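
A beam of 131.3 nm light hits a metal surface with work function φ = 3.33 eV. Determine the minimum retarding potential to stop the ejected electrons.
6.1128 V

The stopping potential V_s satisfies: eV_s = KE_max

First, find KE_max using Einstein's equation:
E_photon = hc/λ = 9.4428 eV
KE_max = E_photon - φ = 9.4428 - 3.33 = 6.1128 eV

Since eV_s = KE_max:
V_s = KE_max/e = 6.1128 V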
+ + + +
REQUIRED WORK
Every record above has to appear again, word for word.

COMPLETED TASK
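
A beam of 131.3 nm light hits a metal surface with work function φ = 3.33 eV. Determine the minimum retarding potential to stop the ejected electrons.
6.1128 V

The stopping potential V_s satisfies: eV_s = KE_max

First, find KE_max using Einstein's equation:
E_photon = hc/λ = 9.4428 eV
KE_max = E_photon - φ = 9.4428 - 3.33 = 6.1128 eV

Since eV_s = KE_max:
V_s = KE_max/e = 6.1128 V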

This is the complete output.